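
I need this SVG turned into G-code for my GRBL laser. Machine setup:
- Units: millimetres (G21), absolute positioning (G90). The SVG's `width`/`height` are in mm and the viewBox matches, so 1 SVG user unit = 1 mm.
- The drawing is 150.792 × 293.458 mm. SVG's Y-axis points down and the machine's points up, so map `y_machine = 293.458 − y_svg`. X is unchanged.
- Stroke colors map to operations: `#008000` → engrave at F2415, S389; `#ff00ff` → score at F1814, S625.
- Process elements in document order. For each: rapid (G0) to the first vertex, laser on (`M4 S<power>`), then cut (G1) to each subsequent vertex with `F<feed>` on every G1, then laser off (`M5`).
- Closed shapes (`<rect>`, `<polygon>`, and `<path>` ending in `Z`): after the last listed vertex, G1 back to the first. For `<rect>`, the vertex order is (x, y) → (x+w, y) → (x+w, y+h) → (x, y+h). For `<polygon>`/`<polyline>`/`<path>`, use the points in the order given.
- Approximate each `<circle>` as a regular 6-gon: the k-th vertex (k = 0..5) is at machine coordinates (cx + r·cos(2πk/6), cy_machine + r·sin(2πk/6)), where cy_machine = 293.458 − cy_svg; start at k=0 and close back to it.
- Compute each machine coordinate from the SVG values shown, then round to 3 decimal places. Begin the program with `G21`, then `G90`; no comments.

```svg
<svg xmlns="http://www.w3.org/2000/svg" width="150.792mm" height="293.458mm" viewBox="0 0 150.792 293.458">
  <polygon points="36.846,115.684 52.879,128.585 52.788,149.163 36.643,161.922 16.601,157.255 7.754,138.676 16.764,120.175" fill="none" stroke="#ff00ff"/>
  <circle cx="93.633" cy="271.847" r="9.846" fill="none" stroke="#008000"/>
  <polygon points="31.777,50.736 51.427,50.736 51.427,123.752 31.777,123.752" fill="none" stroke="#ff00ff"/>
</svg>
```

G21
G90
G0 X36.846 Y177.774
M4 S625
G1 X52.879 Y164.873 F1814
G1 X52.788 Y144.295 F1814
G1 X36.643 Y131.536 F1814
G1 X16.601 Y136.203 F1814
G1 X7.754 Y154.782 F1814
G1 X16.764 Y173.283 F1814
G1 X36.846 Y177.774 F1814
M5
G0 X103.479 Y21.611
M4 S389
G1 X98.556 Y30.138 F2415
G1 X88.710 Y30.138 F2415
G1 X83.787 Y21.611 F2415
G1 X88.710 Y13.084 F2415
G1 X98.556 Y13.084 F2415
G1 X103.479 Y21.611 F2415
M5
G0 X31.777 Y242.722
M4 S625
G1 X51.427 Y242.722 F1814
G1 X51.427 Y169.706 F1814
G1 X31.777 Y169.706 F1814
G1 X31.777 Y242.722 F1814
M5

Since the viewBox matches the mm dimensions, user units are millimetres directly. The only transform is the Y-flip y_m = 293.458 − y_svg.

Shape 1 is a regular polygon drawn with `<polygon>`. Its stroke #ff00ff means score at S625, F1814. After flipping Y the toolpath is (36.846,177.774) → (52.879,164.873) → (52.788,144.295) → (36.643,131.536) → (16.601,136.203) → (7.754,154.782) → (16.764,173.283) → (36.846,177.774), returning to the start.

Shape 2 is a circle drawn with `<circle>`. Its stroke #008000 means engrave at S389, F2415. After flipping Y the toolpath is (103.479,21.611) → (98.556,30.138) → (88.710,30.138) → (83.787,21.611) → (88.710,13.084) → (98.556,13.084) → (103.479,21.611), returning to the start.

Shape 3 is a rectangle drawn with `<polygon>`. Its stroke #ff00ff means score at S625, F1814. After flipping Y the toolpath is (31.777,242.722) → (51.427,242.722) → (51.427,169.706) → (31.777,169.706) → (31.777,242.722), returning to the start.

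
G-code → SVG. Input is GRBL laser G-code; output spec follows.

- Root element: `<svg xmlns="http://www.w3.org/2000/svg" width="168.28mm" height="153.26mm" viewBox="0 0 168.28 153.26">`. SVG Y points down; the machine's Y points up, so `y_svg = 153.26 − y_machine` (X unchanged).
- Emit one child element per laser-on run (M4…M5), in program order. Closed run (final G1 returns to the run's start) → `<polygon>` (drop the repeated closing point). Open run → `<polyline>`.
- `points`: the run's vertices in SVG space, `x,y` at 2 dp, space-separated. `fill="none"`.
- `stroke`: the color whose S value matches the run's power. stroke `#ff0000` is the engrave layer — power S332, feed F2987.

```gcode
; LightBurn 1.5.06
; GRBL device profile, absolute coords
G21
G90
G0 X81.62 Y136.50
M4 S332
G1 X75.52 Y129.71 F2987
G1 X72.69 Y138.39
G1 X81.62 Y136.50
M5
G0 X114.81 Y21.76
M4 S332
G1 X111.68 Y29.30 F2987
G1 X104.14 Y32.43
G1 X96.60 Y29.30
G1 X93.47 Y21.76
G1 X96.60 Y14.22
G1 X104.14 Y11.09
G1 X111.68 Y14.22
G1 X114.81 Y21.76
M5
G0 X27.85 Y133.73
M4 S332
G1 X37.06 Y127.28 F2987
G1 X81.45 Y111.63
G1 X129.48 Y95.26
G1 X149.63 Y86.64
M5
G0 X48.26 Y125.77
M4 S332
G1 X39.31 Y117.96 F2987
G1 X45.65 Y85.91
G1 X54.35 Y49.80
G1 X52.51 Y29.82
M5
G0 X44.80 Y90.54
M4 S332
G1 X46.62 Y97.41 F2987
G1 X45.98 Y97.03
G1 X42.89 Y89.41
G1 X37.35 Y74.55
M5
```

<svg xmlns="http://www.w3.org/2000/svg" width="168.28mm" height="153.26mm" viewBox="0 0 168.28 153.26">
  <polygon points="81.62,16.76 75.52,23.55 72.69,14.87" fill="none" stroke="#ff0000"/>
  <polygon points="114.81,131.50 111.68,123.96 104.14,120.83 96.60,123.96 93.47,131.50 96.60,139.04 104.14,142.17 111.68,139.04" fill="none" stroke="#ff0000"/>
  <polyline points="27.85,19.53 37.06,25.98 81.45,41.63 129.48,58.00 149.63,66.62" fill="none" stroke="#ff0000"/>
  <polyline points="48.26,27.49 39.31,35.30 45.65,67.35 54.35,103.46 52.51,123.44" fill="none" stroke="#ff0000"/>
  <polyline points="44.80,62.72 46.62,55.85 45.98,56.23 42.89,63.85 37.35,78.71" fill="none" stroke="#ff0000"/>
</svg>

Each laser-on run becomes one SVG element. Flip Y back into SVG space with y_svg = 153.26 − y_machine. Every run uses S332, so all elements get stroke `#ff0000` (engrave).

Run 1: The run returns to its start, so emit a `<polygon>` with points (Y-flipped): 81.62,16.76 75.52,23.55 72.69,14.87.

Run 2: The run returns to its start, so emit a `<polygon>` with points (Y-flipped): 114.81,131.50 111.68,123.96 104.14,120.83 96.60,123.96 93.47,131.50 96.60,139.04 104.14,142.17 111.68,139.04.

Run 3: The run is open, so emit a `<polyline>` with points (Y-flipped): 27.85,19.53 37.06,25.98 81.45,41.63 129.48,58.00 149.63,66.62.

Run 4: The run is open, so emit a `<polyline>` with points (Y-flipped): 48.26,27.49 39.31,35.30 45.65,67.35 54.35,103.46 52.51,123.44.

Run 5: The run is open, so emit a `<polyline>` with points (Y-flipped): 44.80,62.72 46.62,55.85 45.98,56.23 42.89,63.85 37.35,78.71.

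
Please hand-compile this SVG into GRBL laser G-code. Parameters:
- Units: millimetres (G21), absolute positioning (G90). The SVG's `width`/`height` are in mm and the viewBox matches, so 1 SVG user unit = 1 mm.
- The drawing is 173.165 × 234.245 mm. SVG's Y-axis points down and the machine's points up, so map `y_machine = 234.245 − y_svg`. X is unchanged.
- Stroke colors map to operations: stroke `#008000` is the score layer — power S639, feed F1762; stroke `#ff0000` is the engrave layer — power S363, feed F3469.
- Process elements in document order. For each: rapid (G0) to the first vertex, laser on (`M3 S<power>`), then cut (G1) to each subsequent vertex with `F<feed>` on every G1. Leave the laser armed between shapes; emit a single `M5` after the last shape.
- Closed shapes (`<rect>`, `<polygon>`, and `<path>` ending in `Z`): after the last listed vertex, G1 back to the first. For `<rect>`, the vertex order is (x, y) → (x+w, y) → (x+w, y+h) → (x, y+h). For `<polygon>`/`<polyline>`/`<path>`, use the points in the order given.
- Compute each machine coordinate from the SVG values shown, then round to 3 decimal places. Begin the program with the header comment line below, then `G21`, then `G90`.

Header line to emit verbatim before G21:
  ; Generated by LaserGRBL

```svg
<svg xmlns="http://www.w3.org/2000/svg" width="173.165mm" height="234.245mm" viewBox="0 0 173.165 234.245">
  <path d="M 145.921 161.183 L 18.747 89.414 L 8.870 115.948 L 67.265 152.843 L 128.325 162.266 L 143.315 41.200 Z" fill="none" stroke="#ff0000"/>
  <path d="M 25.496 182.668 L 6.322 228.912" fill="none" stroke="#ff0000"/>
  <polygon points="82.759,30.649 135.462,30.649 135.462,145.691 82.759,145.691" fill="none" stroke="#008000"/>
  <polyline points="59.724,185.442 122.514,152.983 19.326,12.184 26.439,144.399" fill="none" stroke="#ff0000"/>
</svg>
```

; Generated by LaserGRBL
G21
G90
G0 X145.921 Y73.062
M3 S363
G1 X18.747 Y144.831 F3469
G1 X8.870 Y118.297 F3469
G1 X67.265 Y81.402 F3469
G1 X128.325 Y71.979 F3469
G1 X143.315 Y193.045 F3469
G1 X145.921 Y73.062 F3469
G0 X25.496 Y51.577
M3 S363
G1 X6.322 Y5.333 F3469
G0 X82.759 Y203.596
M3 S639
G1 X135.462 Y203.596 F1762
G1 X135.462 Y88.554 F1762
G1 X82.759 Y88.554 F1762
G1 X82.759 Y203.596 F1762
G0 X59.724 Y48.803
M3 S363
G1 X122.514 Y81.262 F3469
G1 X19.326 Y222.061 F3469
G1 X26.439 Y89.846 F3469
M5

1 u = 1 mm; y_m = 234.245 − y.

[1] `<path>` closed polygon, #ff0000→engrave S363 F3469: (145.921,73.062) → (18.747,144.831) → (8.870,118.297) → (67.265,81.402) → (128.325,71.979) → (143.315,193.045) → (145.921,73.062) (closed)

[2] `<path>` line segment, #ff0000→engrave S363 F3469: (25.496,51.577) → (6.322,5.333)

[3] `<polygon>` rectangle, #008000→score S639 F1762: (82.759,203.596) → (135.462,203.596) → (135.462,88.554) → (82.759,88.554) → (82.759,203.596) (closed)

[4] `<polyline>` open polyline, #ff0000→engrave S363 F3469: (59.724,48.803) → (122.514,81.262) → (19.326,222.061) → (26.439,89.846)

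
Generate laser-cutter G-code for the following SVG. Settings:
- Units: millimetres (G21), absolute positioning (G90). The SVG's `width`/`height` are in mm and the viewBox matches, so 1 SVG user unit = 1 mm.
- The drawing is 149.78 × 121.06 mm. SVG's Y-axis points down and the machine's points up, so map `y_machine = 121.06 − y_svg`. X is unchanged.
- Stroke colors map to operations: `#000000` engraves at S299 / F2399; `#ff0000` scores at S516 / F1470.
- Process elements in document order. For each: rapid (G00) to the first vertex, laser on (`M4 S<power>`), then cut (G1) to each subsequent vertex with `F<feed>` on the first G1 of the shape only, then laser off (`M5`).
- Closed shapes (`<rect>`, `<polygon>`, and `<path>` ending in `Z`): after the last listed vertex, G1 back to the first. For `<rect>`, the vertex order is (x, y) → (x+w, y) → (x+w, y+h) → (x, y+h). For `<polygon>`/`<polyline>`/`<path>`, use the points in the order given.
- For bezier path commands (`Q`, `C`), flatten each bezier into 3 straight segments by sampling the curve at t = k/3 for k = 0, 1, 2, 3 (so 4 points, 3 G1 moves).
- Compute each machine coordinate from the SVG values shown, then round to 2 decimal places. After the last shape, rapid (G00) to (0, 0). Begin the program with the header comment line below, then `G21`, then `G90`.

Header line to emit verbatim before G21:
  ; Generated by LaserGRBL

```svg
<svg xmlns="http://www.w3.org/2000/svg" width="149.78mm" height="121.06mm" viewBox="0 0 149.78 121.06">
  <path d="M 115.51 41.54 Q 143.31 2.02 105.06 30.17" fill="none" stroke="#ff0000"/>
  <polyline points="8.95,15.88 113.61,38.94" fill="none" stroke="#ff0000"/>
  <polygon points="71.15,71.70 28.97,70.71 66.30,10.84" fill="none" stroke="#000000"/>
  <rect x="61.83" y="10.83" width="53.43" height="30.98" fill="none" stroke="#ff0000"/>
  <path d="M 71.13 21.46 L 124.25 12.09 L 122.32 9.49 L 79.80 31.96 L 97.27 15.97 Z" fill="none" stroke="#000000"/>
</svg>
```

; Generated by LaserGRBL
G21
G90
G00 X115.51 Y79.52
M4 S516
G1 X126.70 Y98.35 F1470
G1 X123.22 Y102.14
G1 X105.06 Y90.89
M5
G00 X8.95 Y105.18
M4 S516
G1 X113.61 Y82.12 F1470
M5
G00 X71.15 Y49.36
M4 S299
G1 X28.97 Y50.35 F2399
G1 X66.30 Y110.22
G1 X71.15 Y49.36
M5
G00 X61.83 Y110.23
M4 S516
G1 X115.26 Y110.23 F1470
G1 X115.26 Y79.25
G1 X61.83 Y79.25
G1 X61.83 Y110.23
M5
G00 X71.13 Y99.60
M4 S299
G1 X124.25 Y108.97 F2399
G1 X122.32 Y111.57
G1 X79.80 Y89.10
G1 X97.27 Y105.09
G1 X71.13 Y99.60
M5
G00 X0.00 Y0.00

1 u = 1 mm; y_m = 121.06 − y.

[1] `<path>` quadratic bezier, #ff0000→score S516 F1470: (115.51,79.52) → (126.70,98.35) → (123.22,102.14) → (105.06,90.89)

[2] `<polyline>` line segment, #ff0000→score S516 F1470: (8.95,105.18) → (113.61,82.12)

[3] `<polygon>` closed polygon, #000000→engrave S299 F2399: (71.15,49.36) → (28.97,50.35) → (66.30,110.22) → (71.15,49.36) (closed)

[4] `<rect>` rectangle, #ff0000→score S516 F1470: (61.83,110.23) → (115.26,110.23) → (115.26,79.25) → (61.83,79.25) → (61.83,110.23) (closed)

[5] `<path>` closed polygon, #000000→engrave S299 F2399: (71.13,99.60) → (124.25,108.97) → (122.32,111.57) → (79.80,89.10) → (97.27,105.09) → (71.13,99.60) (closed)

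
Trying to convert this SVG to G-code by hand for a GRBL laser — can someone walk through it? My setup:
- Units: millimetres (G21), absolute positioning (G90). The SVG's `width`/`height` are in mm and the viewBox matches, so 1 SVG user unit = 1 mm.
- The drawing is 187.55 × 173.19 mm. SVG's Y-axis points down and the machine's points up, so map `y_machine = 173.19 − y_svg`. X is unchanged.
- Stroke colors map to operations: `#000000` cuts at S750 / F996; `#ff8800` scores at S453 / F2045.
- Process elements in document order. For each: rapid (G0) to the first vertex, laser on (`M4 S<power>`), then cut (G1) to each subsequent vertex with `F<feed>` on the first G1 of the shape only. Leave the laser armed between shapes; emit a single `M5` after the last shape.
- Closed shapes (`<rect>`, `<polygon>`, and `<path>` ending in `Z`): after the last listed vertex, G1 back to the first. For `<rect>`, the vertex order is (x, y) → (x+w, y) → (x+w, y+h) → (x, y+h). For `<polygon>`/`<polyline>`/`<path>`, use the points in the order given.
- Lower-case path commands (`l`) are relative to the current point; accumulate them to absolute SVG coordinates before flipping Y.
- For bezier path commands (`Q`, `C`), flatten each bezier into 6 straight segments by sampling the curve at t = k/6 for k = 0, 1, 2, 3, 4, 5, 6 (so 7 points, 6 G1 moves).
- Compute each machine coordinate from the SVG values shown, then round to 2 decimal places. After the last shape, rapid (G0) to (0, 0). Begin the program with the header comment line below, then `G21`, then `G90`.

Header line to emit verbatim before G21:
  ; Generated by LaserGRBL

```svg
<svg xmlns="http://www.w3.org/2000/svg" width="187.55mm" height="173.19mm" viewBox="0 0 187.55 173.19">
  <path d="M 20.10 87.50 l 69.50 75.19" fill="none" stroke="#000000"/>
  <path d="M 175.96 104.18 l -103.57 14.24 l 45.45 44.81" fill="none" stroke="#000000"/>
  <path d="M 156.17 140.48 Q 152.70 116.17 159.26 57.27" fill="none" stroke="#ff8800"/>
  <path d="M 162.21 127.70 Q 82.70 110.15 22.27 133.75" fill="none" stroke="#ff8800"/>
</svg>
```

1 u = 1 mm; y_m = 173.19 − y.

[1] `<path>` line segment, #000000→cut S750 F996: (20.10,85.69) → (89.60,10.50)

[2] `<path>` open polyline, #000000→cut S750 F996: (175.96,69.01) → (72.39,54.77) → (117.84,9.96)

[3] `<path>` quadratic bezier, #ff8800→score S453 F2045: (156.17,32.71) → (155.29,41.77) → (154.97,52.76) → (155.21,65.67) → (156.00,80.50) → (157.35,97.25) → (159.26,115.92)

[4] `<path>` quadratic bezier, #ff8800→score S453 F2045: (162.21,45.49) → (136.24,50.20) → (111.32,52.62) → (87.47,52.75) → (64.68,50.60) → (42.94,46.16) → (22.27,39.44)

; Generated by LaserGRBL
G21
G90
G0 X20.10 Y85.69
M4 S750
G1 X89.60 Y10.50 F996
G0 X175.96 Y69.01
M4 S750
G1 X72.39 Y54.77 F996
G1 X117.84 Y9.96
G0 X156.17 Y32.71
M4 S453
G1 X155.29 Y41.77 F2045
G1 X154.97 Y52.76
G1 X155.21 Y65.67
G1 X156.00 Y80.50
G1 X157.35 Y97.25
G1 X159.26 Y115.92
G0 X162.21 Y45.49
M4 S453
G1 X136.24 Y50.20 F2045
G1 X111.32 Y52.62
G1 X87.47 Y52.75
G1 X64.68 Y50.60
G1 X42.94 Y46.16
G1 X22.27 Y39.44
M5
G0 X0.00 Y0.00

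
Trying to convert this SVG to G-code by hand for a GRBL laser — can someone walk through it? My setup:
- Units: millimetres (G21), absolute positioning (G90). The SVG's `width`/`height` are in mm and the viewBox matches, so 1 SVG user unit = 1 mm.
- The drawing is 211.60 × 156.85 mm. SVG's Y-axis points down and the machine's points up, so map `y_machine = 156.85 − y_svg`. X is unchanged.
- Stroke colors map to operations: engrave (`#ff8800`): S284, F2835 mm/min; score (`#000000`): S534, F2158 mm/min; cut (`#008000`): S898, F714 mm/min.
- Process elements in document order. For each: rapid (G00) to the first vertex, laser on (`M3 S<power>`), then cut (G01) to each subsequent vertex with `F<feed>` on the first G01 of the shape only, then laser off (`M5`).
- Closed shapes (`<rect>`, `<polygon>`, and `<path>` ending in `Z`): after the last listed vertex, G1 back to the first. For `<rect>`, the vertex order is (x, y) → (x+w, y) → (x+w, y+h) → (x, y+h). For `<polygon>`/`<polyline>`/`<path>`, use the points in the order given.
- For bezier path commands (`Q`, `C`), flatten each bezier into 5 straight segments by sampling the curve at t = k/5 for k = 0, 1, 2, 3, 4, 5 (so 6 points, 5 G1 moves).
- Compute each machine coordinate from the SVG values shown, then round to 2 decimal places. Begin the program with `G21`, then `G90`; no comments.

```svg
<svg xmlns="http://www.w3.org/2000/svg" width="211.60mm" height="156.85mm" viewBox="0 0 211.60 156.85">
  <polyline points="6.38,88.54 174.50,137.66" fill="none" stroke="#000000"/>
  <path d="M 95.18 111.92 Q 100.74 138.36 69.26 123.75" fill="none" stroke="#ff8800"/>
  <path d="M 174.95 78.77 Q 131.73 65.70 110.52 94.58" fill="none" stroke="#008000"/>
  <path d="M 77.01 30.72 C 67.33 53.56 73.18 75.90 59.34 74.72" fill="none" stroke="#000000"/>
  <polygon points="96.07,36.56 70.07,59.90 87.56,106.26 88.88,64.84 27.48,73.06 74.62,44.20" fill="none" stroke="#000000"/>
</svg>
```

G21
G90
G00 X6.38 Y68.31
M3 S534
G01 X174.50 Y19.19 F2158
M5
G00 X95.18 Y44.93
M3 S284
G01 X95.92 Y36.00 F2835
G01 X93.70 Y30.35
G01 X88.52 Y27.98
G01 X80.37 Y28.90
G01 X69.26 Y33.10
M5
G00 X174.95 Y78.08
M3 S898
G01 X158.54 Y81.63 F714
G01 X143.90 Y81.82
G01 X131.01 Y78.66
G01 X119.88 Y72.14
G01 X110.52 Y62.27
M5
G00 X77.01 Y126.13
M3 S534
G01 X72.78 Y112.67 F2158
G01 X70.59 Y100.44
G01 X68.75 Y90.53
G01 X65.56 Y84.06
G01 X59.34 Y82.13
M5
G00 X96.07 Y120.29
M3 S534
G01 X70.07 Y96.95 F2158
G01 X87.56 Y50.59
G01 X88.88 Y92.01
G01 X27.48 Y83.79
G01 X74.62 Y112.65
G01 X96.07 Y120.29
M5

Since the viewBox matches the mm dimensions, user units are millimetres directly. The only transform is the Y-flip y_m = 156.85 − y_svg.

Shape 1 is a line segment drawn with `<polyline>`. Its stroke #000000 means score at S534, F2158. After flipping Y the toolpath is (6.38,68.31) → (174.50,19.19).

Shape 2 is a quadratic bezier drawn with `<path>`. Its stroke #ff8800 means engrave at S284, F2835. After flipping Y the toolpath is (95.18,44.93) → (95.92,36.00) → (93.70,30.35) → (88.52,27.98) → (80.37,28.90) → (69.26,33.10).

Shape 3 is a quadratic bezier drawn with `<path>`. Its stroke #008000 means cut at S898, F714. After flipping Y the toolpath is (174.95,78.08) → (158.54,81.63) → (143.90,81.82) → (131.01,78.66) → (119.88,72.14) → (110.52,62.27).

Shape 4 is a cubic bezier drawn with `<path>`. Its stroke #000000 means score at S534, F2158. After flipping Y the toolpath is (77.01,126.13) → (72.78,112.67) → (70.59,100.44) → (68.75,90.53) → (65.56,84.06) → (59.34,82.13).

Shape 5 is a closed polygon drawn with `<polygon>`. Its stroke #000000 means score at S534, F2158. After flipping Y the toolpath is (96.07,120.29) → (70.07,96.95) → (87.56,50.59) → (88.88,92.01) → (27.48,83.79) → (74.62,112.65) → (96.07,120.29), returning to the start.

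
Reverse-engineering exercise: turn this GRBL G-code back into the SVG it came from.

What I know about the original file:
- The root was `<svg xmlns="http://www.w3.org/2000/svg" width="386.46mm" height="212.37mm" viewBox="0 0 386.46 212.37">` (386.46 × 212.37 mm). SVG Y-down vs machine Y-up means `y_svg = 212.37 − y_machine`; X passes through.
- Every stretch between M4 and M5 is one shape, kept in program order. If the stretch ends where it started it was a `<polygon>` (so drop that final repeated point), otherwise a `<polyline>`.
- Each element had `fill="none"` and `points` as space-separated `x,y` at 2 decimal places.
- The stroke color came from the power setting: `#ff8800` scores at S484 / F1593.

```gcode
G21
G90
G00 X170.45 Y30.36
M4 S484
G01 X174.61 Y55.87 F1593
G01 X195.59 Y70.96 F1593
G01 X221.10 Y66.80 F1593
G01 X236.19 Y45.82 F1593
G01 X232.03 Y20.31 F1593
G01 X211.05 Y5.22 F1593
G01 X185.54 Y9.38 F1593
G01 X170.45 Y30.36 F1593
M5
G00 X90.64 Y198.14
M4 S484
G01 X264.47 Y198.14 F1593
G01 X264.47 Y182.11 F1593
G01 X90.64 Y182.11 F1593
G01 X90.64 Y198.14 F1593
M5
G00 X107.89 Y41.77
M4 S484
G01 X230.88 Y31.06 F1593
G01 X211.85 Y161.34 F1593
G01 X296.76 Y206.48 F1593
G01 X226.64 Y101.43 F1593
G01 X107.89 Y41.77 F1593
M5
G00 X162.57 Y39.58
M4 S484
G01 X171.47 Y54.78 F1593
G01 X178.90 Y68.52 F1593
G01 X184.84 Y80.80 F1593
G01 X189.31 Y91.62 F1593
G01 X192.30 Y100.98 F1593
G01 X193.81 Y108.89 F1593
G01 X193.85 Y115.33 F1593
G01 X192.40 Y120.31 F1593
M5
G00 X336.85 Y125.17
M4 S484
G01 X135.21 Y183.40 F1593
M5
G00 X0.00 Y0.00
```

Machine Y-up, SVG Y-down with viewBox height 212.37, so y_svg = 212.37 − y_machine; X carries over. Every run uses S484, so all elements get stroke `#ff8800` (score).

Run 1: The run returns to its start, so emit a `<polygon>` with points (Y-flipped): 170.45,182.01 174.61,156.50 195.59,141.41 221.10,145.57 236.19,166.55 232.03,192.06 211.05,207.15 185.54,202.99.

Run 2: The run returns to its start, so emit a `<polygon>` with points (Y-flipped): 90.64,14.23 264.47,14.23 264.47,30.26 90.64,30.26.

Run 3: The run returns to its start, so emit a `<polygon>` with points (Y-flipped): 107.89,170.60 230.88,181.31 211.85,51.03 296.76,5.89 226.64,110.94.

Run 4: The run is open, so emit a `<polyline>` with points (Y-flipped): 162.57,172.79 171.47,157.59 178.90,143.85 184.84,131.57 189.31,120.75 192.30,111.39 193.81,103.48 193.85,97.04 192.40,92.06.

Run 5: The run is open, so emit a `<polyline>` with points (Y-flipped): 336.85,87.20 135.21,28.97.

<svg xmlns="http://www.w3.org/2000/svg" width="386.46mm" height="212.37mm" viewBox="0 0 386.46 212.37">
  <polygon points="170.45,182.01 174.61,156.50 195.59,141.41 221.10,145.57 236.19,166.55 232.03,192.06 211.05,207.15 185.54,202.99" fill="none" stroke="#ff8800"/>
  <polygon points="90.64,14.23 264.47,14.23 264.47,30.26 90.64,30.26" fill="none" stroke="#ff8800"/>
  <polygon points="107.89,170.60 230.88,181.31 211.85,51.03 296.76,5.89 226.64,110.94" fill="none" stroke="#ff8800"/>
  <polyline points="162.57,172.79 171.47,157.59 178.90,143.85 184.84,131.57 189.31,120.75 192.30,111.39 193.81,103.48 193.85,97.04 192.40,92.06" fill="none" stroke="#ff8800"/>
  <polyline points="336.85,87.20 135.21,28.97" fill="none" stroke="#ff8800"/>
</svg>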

Brief >>
Each line in the data that holds the string "this" must be returned.

Solved exercise >>
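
I need this SVG turned into G-code for my GRBL laser. Machine setup:
Please hand-compile this SVG into GRBL laser G-code. Parameters:
Trying to convert this SVG to G-code by hand for a GRBL laser — can someone walk through it? My setup:
Trying to convert this SVG to G-code by hand for a GRBL laser — can someone walk through it? My setup:
Reverse-engineering exercise: turn this GRBL G-code back into the SVG it came from.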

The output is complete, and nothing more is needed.